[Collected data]
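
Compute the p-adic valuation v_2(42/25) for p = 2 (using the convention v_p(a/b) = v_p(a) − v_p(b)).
v_2(42/25) = 1

Factor powers of 2 from the numerator and denominator of the reduced fraction: 42 = 2^1 · 21 and 25 = 2^0 · 25. Apply v_p(a/b) = v_p(a) − v_p(b): v_2(42/25) = 1 − 0 = 1.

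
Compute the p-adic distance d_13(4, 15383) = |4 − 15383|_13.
d_13(4, 15383) = 1/2197

Step 1 — x − y = 4 − 15383 = -15379. Step 2 — v_13(-15379) = 3 (factor: -15379 = −(13^3 · 7); the sign does not affect v_p). Step 3 — |x − y|_13 = 13^{-3} = 1/2197.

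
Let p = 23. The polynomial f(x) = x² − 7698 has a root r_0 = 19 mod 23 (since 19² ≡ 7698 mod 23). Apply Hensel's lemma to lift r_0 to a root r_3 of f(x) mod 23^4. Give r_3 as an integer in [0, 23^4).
r_3 = 142527 (mod 279841)

Hensel's recurrence: r_{i+1} = r_i − f(r_i)·(f′(r_i))^{-1} mod 23^{i+2}, with f′(x) = 2x. Iterate:
  r_0 = 19 (mod 23)
  r_1 = 226 (mod 529)
  r_2 = 8690 (mod 12167)
  r_3 = 142527 (mod 279841)
Final: r_3 = 142527, and one checks f(r_3) ≡ 0 mod 23^4.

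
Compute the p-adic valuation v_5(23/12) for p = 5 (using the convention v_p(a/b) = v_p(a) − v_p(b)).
v_5(23/12) = 0

Factor powers of 5 from the numerator and denominator of the reduced fraction: 23 = 5^0 · 23 and 12 = 5^0 · 12. Apply v_p(a/b) = v_p(a) − v_p(b): v_5(23/12) = 0 − 0 = 0.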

■ Assignment
Every entry above must be reproduced exactly.

■ Answer to this task
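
Compute the p-adic valuation v_2(42/25) for p = 2 (using the convention v_p(a/b) = v_p(a) − v_p(b)).
v_2(42/25) = 1

Factor powers of 2 from the numerator and denominator of the reduced fraction: 42 = 2^1 · 21 and 25 = 2^0 · 25. Apply v_p(a/b) = v_p(a) − v_p(b): v_2(42/25) = 1 − 0 = 1.

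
Compute the p-adic distance d_13(4, 15383) = |4 − 15383|_13.
d_13(4, 15383) = 1/2197

Step 1 — x − y = 4 − 15383 = -15379. Step 2 — v_13(-15379) = 3 (factor: -15379 = −(13^3 · 7); the sign does not affect v_p). Step 3 — |x − y|_13 = 13^{-3} = 1/2197.

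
Let p = 23. The polynomial f(x) = x² − 7698 has a root r_0 = 19 mod 23 (since 19² ≡ 7698 mod 23). Apply Hensel's lemma to lift r_0 to a root r_3 of f(x) mod 23^4. Give r_3 as an integer in [0, 23^4).
r_3 = 142527 (mod 279841)

Hensel's recurrence: r_{i+1} = r_i − f(r_i)·(f′(r_i))^{-1} mod 23^{i+2}, with f′(x) = 2x. Iterate:
  r_0 = 19 (mod 23)
  r_1 = 226 (mod 529)
  r_2 = 8690 (mod 12167)
  r_3 = 142527 (mod 279841)
Final: r_3 = 142527, and one checks f(r_3) ≡ 0 mod 23^4.

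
Compute the p-adic valuation v_5(23/12) for p = 5 (using the convention v_p(a/b) = v_p(a) − v_p(b)).
v_5(23/12) = 0

Factor powers of 5 from the numerator and denominator of the reduced fraction: 23 = 5^0 · 23 and 12 = 5^0 · 12. Apply v_p(a/b) = v_p(a) − v_p(b): v_5(23/12) = 0 − 0 = 0.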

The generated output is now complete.